■ Task brief: Only lines holding the word "ends" are wanted from the records; copy all of them.

============================================================

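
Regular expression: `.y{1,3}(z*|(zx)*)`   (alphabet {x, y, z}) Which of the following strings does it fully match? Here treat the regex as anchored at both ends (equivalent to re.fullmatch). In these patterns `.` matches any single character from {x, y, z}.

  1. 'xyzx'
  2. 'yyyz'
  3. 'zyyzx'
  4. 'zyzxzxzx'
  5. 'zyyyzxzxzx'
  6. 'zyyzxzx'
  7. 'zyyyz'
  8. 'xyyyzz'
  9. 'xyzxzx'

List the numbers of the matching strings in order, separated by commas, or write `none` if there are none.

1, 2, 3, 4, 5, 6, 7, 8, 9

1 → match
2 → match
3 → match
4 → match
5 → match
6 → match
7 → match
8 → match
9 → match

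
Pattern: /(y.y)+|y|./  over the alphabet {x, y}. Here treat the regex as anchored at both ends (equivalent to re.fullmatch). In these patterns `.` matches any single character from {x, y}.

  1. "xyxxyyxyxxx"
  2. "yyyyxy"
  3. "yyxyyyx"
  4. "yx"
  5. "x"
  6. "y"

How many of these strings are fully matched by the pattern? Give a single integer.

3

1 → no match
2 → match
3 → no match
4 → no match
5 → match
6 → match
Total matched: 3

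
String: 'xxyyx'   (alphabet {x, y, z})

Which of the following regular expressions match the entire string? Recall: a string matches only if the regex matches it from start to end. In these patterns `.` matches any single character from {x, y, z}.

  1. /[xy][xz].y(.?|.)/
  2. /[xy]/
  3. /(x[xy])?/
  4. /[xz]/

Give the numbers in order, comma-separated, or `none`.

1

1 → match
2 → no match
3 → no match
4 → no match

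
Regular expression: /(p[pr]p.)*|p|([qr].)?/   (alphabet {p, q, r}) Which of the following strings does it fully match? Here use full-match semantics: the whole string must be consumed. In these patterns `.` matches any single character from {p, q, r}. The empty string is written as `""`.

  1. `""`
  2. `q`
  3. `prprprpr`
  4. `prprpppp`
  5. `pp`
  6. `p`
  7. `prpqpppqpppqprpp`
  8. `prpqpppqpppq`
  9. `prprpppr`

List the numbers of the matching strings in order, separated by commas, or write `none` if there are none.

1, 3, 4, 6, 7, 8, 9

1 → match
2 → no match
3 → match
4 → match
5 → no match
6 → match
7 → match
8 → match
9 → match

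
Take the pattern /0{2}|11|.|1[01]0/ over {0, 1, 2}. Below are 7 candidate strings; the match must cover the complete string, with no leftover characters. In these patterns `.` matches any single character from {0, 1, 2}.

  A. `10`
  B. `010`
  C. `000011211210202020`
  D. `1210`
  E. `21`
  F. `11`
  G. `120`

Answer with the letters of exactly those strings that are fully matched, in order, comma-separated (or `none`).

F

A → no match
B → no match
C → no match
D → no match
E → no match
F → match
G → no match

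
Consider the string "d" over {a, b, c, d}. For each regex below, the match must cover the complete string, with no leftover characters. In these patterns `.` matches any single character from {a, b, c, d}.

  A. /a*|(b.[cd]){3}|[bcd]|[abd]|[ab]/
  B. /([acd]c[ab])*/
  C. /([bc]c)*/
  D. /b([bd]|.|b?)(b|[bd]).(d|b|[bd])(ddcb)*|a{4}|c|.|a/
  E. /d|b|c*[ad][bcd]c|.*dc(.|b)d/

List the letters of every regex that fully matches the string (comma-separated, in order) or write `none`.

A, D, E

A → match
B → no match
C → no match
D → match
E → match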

============================================================

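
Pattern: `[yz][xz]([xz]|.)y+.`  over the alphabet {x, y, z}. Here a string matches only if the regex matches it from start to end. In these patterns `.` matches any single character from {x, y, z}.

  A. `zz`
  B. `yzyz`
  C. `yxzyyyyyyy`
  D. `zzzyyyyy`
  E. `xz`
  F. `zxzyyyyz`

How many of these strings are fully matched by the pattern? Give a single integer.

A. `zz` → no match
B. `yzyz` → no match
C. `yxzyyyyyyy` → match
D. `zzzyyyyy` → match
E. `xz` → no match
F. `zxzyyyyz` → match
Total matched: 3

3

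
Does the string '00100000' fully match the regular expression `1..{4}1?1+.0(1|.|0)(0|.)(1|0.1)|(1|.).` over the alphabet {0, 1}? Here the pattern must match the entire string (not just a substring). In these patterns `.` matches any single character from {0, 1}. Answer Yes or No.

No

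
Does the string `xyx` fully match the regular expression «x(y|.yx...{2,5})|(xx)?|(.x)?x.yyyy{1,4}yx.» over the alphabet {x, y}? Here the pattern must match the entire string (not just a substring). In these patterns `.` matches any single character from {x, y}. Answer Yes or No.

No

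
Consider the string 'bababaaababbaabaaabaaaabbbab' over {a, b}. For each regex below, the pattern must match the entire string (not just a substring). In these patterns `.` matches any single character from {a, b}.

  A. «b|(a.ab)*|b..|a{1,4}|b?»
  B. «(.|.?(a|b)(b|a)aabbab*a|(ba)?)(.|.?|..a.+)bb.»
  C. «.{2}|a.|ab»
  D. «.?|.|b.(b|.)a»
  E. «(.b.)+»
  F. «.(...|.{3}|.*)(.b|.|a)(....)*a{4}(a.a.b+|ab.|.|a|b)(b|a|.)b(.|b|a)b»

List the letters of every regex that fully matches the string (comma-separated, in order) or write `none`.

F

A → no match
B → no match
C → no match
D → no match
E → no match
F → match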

============================================================

■ Completed exercise:
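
Regular expression: `.y{1,3}(z*|(zx)*)`   (alphabet {x, y, z}) Which of the following strings does it fully match? Here treat the regex as anchored at both ends (equivalent to re.fullmatch). In these patterns `.` matches any single character from {x, y, z}.
Pattern: /(y.y)+|y|./  over the alphabet {x, y}. Here treat the regex as anchored at both ends (equivalent to re.fullmatch). In these patterns `.` matches any single character from {x, y}.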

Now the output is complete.